To do:
Copy out only the span from the line with "Near equilibrium in" to the end of the data, both ends kept, word for word.

[Stored items]
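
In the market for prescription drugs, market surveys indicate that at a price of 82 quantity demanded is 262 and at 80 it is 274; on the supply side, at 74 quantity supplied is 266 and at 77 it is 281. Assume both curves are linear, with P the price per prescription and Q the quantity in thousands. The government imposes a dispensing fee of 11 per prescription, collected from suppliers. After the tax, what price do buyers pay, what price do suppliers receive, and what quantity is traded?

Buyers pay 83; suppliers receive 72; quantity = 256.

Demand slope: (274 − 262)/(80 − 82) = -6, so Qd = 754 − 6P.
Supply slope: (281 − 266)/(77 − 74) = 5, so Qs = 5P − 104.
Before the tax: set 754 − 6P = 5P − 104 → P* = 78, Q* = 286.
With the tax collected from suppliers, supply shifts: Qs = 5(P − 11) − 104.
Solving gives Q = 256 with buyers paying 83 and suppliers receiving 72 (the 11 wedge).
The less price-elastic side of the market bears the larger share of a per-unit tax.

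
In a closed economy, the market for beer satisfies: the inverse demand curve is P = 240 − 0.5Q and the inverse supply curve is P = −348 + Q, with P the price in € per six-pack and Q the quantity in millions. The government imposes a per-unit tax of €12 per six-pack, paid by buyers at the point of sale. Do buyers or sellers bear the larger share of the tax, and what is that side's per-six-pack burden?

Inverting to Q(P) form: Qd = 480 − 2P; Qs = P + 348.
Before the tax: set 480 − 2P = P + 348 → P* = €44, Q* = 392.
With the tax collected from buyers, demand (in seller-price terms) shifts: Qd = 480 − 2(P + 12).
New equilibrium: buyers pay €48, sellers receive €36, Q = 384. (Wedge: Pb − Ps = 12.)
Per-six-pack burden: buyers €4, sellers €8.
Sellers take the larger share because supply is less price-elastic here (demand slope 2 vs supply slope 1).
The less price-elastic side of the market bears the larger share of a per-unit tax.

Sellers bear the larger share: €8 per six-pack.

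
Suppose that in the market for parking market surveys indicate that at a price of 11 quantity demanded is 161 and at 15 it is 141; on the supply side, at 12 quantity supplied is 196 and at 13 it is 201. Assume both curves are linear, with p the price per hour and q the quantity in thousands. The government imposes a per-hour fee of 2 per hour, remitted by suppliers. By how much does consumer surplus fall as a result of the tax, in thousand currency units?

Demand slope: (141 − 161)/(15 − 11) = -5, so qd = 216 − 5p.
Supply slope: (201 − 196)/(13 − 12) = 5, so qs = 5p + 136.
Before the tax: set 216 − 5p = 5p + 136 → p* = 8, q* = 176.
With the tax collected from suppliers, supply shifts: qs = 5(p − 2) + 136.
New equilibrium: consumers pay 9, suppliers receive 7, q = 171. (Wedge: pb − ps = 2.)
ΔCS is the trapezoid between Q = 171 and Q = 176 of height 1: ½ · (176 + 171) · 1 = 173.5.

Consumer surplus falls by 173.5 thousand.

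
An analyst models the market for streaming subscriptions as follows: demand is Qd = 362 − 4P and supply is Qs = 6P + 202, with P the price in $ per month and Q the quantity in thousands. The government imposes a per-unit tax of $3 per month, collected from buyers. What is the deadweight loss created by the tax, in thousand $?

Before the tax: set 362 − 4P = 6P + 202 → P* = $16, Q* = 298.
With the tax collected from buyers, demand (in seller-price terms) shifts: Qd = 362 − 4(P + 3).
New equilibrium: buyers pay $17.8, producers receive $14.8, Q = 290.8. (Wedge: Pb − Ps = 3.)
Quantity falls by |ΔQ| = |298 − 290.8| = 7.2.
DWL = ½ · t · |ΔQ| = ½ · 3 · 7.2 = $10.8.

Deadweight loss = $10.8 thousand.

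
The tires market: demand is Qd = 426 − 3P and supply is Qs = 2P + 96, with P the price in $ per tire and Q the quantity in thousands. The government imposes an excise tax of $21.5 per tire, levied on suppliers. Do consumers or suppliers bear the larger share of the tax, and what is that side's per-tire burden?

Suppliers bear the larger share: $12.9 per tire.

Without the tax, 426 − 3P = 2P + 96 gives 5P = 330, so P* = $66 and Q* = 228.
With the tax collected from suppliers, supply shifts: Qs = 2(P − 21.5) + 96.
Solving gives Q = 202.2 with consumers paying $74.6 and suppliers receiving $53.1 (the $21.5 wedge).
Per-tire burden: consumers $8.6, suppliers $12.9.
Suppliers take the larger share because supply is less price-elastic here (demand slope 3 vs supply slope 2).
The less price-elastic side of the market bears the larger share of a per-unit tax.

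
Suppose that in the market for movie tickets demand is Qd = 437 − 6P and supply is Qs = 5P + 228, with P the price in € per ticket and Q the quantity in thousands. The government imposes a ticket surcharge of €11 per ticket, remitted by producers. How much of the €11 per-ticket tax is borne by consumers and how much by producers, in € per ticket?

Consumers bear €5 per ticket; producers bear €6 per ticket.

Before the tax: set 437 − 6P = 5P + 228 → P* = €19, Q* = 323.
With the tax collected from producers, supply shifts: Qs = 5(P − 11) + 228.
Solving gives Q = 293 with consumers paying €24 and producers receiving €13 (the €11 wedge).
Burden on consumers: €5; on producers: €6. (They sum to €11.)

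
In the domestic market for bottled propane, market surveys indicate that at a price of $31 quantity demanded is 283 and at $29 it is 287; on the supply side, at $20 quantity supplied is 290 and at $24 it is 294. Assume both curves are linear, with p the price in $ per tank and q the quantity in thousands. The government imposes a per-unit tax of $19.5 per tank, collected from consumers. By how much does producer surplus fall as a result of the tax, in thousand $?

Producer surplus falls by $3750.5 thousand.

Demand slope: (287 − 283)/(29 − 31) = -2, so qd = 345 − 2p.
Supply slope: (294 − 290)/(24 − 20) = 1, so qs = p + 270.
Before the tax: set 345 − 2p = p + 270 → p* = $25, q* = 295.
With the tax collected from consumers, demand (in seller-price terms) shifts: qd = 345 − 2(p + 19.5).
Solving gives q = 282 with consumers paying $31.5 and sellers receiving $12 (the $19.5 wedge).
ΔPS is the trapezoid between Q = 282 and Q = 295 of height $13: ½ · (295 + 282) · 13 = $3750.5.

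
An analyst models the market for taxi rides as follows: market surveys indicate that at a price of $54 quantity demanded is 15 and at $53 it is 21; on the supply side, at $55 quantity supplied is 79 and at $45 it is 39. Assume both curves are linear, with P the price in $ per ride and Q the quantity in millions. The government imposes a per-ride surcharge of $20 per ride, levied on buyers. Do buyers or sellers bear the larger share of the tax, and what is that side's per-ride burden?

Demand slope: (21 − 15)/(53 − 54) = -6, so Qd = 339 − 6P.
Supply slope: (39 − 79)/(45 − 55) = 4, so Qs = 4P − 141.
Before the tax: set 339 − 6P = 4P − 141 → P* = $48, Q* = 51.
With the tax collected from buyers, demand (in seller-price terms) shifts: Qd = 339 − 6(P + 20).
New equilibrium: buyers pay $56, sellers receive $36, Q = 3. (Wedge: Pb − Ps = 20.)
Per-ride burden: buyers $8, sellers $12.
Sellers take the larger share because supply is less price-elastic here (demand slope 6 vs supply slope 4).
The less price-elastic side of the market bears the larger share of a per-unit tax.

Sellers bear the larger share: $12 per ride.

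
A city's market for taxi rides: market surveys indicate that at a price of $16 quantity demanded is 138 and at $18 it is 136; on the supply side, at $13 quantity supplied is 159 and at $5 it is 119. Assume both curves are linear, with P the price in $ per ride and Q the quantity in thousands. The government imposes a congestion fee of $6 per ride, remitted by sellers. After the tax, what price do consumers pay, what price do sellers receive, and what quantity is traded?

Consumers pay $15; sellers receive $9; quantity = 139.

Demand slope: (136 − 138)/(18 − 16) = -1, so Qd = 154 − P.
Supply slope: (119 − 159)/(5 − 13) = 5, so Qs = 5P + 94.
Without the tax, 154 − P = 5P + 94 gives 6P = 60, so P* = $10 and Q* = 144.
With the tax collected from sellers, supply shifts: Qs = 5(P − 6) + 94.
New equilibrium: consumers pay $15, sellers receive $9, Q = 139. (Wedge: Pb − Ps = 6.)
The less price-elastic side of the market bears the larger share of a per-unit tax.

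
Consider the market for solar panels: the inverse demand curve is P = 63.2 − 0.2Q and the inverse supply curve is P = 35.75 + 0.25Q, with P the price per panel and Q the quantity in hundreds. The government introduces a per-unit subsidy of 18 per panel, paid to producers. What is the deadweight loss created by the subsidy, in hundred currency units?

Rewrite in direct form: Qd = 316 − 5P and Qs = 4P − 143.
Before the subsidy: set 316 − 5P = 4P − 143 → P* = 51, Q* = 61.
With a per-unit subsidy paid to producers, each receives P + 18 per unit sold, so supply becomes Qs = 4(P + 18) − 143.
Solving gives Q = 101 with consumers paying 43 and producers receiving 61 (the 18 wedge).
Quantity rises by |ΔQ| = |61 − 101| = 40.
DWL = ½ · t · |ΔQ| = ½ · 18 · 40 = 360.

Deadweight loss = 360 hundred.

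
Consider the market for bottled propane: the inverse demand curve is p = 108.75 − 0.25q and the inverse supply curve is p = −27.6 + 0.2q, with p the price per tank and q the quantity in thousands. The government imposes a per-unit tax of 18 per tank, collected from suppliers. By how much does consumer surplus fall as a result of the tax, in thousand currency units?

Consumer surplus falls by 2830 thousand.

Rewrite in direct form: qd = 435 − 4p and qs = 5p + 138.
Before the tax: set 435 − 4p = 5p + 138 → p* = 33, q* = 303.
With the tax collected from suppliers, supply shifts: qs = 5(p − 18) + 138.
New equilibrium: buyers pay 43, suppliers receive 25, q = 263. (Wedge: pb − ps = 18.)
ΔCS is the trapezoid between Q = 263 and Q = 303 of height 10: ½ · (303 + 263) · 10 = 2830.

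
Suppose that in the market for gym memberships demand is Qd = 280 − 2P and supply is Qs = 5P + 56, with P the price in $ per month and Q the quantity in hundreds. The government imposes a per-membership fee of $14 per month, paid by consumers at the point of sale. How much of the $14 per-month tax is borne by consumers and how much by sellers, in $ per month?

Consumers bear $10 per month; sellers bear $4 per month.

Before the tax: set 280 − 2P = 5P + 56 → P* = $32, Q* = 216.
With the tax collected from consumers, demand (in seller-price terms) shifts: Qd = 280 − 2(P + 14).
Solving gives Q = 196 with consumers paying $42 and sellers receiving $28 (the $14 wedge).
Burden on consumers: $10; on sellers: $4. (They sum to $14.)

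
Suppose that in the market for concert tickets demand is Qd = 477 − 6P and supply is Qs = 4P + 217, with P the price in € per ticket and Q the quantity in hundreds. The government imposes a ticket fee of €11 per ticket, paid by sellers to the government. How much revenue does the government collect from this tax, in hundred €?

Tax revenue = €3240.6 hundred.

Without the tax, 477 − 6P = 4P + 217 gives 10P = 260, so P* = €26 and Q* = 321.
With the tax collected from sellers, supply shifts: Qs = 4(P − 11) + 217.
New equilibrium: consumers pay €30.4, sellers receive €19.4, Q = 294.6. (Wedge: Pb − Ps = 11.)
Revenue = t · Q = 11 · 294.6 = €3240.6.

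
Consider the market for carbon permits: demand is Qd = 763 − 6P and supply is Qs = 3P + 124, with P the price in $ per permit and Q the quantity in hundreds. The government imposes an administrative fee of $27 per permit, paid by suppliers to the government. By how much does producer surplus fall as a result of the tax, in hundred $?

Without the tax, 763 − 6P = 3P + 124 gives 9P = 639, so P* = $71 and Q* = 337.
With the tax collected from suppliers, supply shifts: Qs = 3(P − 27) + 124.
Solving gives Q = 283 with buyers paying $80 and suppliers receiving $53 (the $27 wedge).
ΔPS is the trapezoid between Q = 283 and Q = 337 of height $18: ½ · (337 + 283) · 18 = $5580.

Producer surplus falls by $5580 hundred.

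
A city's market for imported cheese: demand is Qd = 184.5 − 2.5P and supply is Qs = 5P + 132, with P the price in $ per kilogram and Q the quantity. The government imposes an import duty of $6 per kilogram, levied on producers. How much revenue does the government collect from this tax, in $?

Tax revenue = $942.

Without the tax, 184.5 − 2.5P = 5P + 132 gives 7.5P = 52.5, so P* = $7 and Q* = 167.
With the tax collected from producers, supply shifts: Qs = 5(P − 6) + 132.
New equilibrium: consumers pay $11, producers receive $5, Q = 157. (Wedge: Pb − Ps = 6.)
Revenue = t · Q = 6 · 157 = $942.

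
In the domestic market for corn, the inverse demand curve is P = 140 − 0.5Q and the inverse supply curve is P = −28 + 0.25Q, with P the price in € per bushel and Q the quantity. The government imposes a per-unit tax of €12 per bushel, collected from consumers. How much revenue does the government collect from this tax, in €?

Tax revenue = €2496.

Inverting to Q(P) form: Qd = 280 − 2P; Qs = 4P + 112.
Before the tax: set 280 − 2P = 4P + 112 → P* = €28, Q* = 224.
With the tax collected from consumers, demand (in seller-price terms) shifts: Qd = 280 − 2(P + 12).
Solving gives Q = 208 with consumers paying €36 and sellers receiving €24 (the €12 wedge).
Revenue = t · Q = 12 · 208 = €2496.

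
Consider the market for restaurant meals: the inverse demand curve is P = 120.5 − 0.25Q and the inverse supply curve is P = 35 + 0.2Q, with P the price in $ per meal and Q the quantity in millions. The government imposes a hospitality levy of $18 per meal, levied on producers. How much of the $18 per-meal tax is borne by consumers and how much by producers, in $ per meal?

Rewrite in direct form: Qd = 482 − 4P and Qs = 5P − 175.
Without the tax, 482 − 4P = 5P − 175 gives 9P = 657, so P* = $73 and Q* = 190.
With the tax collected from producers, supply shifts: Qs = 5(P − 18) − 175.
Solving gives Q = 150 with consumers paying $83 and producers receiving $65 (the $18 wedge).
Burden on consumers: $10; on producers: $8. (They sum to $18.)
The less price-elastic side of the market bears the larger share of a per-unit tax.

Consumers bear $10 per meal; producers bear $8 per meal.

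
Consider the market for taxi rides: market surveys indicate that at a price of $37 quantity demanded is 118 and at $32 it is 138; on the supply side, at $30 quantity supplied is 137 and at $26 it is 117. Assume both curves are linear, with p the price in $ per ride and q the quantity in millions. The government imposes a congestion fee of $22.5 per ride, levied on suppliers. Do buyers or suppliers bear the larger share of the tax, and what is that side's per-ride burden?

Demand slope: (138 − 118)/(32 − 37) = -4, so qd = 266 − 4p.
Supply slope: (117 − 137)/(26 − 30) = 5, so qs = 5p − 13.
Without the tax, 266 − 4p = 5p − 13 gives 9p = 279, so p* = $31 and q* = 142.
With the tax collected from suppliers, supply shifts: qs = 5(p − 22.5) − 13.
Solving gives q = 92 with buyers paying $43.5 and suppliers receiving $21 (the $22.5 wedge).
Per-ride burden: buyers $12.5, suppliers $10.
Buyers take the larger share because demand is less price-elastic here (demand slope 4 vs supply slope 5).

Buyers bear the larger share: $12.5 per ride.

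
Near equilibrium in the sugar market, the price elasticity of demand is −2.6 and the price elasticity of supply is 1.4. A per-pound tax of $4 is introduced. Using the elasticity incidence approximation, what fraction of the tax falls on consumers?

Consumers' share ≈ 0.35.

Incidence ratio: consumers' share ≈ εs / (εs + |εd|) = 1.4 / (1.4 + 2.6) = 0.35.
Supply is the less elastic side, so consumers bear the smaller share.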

Task output:
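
Near equilibrium in the sugar market, the price elasticity of demand is −2.6 and the price elasticity of supply is 1.4. A per-pound tax of $4 is introduced. Using the elasticity incidence approximation, what fraction of the tax falls on consumers?

Consumers' share ≈ 0.35.

Incidence ratio: consumers' share ≈ εs / (εs + |εd|) = 1.4 / (1.4 + 2.6) = 0.35.
Supply is the less elastic side, so consumers bear the smaller share.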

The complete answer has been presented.